**Description of the task:** From the first line to the last, repeat the data below exactly.

Stored data
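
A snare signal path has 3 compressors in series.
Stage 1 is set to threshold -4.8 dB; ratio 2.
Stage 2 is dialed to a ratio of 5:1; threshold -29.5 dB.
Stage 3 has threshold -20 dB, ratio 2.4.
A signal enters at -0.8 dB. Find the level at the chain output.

-24.16 dB

Stage 1: 4 dB above -4.8 dB, reduced 2:1 to 2 dB above → -2.8 dB.
Stage 2: overshoot 26.7 dB → 26.7/5 = 5.34 dB → -24.16 dB.
Stage 3: -24.16 dB ≤ -20 dB, so stage 3 doesn't engage; output -24.16 dB.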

**Solution:**
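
A snare signal path has 3 compressors in series.
Stage 1 is set to threshold -4.8 dB; ratio 2.
Stage 2 is dialed to a ratio of 5:1; threshold -29.5 dB.
Stage 3 has threshold -20 dB, ratio 2.4.
A signal enters at -0.8 dB. Find the level at the chain output.

-24.16 dB

Stage 1: 4 dB above -4.8 dB, reduced 2:1 to 2 dB above → -2.8 dB.
Stage 2: overshoot 26.7 dB → 26.7/5 = 5.34 dB → -24.16 dB.
Stage 3: -24.16 dB ≤ -20 dB, so stage 3 doesn't engage; output -24.16 dB.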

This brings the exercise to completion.